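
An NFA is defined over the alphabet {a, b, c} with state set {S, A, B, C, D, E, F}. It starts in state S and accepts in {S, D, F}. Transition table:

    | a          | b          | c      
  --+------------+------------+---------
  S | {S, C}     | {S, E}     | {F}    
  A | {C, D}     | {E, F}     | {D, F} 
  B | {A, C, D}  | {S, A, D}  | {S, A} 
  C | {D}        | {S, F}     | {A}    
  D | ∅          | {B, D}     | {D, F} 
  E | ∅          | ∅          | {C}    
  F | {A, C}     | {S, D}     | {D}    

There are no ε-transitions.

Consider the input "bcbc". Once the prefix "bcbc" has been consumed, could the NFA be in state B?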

+===+

• _Task prompt_:
An exact copy of the lines from the one with "There are no ε-transitions." through the last line of the listing is the whole answer.

• _Your response_:
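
There are no ε-transitions.

Consider the input "bcbc". Once the prefix "bcbc" has been consumed, could the NFA be in state B?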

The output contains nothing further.